Stored dataset items
..........

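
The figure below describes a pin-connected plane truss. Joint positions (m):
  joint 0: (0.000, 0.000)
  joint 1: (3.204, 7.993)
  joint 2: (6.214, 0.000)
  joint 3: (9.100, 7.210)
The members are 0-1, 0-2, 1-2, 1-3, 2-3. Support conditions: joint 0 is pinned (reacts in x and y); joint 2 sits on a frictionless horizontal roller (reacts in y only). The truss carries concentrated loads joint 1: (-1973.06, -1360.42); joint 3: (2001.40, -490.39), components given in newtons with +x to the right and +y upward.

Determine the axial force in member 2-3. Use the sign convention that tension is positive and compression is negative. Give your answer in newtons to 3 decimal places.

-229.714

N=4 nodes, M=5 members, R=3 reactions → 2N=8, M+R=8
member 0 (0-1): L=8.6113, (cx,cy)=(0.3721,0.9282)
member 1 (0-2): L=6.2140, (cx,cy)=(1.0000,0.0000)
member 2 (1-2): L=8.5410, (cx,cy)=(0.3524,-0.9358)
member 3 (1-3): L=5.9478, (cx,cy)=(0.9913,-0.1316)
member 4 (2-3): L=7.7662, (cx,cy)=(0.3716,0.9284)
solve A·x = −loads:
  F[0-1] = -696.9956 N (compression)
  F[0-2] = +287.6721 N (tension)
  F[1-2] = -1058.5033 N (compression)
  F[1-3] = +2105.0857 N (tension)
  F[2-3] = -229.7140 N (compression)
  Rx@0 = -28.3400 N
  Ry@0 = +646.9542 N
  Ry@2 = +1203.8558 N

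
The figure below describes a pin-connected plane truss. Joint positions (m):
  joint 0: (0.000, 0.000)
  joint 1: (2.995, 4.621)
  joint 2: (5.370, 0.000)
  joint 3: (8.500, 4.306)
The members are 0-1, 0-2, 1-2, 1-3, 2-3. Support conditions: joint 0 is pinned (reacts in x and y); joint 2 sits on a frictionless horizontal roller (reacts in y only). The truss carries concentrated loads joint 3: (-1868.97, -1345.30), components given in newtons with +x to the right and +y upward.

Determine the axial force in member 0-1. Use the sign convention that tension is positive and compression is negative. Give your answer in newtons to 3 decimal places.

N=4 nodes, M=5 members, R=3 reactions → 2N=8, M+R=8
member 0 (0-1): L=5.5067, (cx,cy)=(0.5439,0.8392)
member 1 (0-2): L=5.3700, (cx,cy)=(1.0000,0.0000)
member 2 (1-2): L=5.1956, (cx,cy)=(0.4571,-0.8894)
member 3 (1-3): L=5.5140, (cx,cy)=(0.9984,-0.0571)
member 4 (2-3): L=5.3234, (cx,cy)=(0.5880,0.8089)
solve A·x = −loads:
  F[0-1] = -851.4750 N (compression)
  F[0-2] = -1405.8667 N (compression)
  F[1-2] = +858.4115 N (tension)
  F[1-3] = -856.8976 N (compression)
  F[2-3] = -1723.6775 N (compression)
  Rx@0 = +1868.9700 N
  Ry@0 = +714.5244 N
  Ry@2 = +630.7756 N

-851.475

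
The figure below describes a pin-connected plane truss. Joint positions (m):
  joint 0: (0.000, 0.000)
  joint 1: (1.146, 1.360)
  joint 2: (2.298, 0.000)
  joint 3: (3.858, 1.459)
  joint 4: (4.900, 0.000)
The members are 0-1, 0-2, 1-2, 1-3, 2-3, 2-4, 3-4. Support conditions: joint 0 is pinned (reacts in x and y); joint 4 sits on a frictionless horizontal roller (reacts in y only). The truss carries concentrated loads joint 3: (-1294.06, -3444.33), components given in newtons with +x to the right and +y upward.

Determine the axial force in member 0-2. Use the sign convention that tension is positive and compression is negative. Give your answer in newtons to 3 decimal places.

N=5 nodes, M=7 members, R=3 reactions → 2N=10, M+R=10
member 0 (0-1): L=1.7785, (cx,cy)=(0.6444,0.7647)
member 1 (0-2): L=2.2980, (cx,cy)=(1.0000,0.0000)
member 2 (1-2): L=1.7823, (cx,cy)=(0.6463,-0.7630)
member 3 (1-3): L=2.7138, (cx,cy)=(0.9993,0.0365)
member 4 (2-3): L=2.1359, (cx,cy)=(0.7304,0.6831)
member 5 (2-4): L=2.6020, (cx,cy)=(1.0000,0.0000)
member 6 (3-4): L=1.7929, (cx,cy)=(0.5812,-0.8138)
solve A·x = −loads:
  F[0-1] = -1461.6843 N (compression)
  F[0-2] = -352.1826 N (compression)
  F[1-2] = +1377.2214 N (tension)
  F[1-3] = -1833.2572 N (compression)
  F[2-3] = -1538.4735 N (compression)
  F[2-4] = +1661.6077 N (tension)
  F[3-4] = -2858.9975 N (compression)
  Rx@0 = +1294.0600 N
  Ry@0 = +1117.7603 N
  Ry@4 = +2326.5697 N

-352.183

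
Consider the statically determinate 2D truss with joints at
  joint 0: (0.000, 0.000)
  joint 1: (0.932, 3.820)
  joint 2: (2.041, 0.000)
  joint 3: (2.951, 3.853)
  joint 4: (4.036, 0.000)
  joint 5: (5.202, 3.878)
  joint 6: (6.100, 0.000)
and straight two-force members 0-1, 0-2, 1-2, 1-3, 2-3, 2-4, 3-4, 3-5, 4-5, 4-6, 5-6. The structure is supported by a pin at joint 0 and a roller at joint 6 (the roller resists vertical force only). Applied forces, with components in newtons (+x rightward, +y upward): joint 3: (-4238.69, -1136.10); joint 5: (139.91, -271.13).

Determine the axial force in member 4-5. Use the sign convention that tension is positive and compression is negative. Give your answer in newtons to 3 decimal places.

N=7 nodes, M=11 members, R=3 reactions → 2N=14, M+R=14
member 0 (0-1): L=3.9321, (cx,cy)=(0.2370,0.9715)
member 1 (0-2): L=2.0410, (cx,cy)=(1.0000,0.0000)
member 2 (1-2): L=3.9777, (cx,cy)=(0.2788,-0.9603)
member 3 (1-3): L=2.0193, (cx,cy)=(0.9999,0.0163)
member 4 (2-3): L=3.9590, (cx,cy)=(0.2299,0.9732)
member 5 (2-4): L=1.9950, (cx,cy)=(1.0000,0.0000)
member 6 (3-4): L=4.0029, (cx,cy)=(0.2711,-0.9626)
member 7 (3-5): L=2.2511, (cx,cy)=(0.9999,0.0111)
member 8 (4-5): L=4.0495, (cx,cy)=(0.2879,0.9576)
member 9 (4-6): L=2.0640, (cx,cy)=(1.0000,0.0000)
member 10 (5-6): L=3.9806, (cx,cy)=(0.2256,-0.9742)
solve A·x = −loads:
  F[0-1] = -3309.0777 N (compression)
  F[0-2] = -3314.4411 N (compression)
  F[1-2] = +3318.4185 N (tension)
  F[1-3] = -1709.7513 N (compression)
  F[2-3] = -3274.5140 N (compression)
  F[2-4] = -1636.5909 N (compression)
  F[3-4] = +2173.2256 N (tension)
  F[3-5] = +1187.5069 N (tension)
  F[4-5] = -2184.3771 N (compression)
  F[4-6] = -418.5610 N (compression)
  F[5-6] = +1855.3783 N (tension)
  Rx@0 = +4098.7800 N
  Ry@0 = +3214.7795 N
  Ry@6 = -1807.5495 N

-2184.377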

..........

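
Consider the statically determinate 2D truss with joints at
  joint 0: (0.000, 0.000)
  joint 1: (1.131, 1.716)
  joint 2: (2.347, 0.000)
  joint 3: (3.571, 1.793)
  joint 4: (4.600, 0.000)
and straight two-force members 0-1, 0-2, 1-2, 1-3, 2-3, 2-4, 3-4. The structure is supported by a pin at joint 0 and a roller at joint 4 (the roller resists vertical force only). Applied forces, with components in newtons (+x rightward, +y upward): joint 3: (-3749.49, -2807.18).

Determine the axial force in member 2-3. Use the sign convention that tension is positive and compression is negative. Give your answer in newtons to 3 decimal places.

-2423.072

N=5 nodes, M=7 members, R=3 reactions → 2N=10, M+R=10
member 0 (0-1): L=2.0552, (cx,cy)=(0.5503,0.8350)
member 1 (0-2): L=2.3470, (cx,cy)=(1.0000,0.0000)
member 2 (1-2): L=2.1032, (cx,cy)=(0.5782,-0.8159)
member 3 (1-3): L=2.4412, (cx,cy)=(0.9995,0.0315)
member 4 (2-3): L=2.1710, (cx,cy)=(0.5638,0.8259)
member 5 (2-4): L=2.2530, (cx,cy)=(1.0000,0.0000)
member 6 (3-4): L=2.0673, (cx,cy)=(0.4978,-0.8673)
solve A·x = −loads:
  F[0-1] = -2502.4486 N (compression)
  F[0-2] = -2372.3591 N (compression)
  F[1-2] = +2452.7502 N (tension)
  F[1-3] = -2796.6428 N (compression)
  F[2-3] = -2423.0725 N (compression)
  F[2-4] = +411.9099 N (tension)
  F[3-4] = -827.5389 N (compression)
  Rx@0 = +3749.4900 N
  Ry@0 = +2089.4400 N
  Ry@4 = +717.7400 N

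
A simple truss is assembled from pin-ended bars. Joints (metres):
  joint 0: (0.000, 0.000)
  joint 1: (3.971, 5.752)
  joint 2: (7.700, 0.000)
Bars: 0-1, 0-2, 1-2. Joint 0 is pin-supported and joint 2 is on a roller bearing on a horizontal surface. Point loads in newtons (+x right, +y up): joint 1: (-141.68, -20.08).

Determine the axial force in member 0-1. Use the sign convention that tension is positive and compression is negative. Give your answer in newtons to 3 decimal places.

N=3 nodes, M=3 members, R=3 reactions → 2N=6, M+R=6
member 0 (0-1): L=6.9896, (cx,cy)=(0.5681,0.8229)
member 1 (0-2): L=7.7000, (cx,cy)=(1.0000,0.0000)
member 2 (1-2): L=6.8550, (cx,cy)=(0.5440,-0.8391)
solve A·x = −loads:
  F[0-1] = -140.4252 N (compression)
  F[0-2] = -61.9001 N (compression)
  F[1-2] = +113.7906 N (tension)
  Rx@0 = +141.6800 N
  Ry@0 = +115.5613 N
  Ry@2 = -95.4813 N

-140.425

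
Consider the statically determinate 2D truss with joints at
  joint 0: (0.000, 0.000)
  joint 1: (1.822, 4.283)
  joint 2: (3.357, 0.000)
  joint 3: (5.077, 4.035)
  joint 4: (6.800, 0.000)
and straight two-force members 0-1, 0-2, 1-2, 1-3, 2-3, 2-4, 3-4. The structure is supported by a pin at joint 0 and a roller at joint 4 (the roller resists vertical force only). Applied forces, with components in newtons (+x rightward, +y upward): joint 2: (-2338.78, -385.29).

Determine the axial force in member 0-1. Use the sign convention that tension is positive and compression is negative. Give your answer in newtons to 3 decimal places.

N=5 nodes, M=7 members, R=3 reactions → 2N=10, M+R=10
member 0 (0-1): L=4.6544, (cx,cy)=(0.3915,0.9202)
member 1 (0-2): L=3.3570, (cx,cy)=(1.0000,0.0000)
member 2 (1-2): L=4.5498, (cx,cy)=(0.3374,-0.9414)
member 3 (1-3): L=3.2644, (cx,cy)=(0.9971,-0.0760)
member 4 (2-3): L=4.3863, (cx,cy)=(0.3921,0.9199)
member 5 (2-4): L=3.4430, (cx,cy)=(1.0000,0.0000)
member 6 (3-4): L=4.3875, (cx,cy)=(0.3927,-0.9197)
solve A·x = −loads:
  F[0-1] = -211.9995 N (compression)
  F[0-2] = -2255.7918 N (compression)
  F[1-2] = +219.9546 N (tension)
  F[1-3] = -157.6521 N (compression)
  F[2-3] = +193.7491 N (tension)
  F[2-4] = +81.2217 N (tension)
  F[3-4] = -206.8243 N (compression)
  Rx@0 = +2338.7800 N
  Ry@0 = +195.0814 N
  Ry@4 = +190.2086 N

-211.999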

..........

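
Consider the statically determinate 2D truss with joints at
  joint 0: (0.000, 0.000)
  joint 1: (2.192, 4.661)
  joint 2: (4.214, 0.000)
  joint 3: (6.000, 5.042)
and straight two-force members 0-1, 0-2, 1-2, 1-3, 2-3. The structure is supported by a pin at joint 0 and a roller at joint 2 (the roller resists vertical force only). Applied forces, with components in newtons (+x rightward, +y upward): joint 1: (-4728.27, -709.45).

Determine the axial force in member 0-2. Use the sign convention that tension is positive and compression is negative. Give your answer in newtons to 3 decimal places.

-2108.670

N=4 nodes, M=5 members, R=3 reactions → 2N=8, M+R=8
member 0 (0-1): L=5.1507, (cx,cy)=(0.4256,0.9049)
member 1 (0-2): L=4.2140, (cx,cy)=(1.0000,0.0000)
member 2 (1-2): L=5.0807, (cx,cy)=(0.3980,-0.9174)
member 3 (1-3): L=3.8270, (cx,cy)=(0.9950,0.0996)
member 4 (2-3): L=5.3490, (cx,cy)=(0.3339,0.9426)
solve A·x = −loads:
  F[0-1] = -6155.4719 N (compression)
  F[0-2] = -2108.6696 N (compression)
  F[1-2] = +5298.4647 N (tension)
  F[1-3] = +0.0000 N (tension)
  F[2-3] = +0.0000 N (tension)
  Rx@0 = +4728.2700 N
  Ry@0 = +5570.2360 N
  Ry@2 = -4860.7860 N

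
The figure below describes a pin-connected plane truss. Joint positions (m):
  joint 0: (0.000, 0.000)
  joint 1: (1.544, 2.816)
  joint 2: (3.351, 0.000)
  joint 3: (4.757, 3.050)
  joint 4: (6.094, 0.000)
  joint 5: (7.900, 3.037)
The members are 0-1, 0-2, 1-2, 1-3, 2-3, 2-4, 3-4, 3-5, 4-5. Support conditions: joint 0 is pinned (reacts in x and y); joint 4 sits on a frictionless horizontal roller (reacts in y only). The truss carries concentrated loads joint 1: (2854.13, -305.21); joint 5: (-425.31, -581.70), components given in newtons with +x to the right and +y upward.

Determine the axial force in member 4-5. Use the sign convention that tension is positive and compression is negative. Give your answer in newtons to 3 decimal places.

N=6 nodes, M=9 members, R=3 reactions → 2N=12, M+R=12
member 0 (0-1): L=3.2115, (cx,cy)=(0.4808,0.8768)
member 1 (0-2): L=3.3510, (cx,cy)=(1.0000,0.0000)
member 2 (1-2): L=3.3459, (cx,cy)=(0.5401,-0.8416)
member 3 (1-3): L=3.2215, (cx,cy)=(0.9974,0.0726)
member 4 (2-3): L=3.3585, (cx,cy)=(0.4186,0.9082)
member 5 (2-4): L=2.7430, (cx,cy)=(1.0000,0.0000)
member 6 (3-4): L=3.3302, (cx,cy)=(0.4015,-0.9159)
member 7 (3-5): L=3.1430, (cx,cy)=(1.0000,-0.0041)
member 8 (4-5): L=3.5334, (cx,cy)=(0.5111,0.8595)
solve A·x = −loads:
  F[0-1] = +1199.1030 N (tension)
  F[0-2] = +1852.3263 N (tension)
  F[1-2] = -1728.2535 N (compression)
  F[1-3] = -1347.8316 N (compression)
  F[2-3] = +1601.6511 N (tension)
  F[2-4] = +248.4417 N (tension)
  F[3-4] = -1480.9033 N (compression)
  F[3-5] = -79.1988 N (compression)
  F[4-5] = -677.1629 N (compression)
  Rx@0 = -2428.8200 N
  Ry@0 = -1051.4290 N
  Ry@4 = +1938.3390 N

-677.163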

..........

What is expected
An exact copy of the lines above, from the one containing "joint 4: (4.600, 0.000)" down to the one containing "3: (-3749.49, -2807.18)." and including both, is the whole answer; retype it and nothing else.

Response
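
  joint 4: (4.600, 0.000)
and straight two-force members 0-1, 0-2, 1-2, 1-3, 2-3, 2-4, 3-4. The structure is supported by a pin at joint 0 and a roller at joint 4 (the roller resists vertical force only). Applied forces, with components in newtons (+x rightward, +y upward): joint 3: (-3749.49, -2807.18).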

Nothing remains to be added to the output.